Data extract:

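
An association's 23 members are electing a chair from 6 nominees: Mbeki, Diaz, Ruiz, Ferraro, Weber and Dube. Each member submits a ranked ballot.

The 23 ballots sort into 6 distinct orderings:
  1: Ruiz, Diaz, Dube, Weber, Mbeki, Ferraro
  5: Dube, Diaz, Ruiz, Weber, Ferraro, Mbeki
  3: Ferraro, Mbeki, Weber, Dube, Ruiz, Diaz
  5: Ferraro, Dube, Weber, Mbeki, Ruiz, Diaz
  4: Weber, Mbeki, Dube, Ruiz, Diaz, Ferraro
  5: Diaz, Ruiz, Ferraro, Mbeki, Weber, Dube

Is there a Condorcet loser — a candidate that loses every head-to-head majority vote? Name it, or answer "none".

none

Pairwise majorities:
Mbeki vs Diaz: Mbeki preferred on 3+5+4 = 12 ballots; Mbeki wins 12–11.
Mbeki vs Ruiz: Mbeki preferred on 3+5+4 = 12 ballots; Mbeki wins 12–11.
Mbeki vs Ferraro: Mbeki is ranked higher on 1+4 = 5 ballots, Ferraro on 18. Ferraro wins 18–5.
Mbeki vs Weber: Weber, 15–8.
Mbeki–Dube: Mbeki 12–11.
Diaz vs Ruiz: Ruiz, 13–10.
Diaz–Ferraro: Diaz 15–8.
Diaz vs Weber: 11 to 12, Weber.
Diaz vs Dube: 6 to 17, Dube.
Ruiz vs Ferraro: 1+5+4+5 = 15 for Ruiz, 8 for Ferraro — Ruiz by 15–8.
Ruiz vs Weber: Ruiz preferred on 1+5+5 = 11 ballots; Weber wins 12–11.
Ruiz vs Dube: 6 to 17, Dube.
Ferraro–Weber: Ferraro 13–10.
Ferraro vs Dube: 3+5+5 = 13 for Ferraro, 10 for Dube — Ferraro by 13–10.
Weber vs Dube: Weber is ranked higher on 3+4+5 = 12 ballots, Dube on 11. Weber wins 12–11.
No candidate is winless: Mbeki beats Diaz; Diaz beats Ferraro; Ruiz beats Diaz; Ferraro beats Mbeki; Weber beats Mbeki; Dube beats Diaz. There is no Condorcet loser.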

Work required: Would you copy, unchanged, the stretch of the records above that begins at the line containing "4: Weber, Mbeki, Dube, Ruiz, Diaz, Ferraro" and ends at the line containing "5: Diaz, Ruiz, Ferraro, Mbeki, Weber, Dube", and only that?

Solved problem:
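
  4: Weber, Mbeki, Dube, Ruiz, Diaz, Ferraro
  5: Diaz, Ruiz, Ferraro, Mbeki, Weber, Dube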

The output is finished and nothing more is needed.